Task directions: Begin at the line bearing "The textbooks market: demand". Transcribe it and all subsequent lines of the material below exactly, and nothing more.

Records:
↓

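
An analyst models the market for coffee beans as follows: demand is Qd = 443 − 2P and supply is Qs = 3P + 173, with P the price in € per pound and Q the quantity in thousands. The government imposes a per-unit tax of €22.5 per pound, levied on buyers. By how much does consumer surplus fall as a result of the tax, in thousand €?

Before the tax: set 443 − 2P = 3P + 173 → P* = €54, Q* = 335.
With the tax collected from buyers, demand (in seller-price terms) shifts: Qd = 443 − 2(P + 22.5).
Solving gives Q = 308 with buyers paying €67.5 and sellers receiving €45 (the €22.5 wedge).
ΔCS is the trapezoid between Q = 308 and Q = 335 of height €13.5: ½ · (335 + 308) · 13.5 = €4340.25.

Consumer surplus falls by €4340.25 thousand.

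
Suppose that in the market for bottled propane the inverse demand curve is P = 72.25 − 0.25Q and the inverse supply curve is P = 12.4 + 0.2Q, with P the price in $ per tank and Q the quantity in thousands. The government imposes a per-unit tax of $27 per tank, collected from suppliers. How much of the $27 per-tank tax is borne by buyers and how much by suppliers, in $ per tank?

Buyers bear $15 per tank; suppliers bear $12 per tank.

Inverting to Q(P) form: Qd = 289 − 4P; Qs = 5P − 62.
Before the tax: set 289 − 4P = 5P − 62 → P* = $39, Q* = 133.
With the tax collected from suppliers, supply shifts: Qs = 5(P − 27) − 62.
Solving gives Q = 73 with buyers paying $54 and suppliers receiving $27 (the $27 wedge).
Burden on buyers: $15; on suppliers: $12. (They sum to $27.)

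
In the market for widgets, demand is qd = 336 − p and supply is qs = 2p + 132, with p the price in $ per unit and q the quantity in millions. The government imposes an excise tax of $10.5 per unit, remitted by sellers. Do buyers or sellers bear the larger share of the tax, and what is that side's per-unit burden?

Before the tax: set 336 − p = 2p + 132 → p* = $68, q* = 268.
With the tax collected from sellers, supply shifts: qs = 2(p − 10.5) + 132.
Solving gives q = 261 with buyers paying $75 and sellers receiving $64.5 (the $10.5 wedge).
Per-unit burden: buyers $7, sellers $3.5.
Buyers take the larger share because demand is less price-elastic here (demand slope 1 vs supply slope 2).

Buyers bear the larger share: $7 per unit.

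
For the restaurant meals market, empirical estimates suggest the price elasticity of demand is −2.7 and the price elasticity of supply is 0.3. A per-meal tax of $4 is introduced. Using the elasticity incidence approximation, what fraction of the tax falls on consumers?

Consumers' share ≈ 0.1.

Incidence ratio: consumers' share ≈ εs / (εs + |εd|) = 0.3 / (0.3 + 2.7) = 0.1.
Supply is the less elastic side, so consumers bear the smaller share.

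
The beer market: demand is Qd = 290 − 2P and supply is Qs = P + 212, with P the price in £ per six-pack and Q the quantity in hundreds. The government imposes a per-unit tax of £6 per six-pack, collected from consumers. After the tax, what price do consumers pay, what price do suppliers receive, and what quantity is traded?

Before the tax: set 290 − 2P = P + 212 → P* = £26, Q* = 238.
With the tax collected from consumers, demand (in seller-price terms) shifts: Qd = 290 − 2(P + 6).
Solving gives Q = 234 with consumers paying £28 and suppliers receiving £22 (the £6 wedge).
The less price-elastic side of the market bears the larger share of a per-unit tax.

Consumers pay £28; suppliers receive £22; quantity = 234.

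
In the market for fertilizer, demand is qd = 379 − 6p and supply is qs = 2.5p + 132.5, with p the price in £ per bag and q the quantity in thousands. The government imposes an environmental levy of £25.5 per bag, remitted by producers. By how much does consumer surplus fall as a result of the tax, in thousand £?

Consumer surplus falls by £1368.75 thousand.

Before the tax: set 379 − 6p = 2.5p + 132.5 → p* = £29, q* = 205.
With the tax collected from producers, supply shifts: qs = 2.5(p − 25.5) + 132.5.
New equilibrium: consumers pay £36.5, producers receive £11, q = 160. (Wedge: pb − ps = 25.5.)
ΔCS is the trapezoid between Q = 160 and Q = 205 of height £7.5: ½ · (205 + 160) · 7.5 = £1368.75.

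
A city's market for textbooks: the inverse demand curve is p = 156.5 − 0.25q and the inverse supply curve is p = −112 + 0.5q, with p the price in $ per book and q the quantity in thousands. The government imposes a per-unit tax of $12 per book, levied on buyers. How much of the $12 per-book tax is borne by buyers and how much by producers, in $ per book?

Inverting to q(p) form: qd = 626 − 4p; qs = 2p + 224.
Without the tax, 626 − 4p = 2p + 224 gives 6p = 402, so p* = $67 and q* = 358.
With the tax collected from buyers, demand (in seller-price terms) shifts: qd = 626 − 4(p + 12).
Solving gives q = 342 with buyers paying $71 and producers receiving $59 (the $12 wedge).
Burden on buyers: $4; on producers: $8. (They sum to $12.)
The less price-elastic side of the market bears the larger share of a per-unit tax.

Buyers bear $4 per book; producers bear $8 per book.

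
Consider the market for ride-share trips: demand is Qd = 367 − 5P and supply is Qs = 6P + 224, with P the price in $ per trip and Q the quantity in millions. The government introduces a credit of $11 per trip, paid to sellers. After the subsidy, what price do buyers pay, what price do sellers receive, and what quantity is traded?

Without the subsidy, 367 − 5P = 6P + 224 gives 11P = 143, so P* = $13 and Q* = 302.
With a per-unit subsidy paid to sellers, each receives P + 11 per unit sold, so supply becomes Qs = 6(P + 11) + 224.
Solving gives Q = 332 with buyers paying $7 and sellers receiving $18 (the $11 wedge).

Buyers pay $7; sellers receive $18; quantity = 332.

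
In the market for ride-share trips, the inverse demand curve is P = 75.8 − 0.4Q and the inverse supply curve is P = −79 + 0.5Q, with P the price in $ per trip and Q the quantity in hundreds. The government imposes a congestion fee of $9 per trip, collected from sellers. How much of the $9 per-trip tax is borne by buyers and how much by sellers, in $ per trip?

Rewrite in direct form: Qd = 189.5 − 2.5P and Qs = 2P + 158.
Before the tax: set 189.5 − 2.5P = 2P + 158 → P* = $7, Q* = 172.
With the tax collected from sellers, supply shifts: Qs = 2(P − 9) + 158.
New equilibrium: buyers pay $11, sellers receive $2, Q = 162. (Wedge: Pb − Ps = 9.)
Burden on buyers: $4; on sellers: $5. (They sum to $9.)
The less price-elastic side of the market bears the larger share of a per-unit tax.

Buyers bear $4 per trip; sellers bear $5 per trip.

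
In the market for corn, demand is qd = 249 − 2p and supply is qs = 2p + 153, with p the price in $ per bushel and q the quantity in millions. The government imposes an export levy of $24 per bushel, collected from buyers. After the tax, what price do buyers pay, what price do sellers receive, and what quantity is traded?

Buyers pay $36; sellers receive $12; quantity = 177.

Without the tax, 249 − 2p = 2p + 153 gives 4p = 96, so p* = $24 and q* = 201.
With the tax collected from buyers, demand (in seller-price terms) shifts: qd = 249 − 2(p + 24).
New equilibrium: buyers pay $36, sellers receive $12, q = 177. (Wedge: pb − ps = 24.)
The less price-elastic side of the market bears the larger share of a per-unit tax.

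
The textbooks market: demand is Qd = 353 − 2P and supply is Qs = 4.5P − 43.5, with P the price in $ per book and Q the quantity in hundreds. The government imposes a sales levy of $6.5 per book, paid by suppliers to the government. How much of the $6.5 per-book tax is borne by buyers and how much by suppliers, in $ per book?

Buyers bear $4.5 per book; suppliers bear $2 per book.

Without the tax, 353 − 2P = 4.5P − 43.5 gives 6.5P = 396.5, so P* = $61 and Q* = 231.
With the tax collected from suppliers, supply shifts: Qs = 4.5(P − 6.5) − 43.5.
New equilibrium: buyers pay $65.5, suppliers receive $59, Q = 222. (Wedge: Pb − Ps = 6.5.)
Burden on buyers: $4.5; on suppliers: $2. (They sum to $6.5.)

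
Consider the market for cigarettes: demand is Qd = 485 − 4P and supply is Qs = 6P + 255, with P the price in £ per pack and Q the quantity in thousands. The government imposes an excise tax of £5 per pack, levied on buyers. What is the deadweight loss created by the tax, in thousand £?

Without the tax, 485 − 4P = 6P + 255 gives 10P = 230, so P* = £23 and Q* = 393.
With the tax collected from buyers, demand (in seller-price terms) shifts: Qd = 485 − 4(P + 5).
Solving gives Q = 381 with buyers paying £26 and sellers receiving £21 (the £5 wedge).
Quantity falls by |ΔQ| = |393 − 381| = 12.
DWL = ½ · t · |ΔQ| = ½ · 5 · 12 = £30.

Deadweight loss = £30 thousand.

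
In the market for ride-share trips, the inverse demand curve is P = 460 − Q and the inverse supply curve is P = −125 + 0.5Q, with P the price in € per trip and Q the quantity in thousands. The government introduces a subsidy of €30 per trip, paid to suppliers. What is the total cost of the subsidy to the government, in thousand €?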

↑

Finished exercise:
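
The textbooks market: demand is Qd = 353 − 2P and supply is Qs = 4.5P − 43.5, with P the price in $ per book and Q the quantity in hundreds. The government imposes a sales levy of $6.5 per book, paid by suppliers to the government. How much of the $6.5 per-book tax is borne by buyers and how much by suppliers, in $ per book?

Buyers bear $4.5 per book; suppliers bear $2 per book.

Without the tax, 353 − 2P = 4.5P − 43.5 gives 6.5P = 396.5, so P* = $61 and Q* = 231.
With the tax collected from suppliers, supply shifts: Qs = 4.5(P − 6.5) − 43.5.
New equilibrium: buyers pay $65.5, suppliers receive $59, Q = 222. (Wedge: Pb − Ps = 6.5.)
Burden on buyers: $4.5; on suppliers: $2. (They sum to $6.5.)

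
Consider the market for cigarettes: demand is Qd = 485 − 4P and supply is Qs = 6P + 255, with P the price in £ per pack and Q the quantity in thousands. The government imposes an excise tax of £5 per pack, levied on buyers. What is the deadweight loss created by the tax, in thousand £?

Without the tax, 485 − 4P = 6P + 255 gives 10P = 230, so P* = £23 and Q* = 393.
With the tax collected from buyers, demand (in seller-price terms) shifts: Qd = 485 − 4(P + 5).
Solving gives Q = 381 with buyers paying £26 and sellers receiving £21 (the £5 wedge).
Quantity falls by |ΔQ| = |393 − 381| = 12.
DWL = ½ · t · |ΔQ| = ½ · 5 · 12 = £30.

Deadweight loss = £30 thousand.

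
In the market for ride-share trips, the inverse demand curve is P = 460 − Q and the inverse supply curve is P = −125 + 0.5Q, with P the price in € per trip and Q the quantity in thousands. The government introduces a subsidy of €30 per trip, paid to suppliers. What is the total cost of the subsidy to the government, in thousand €?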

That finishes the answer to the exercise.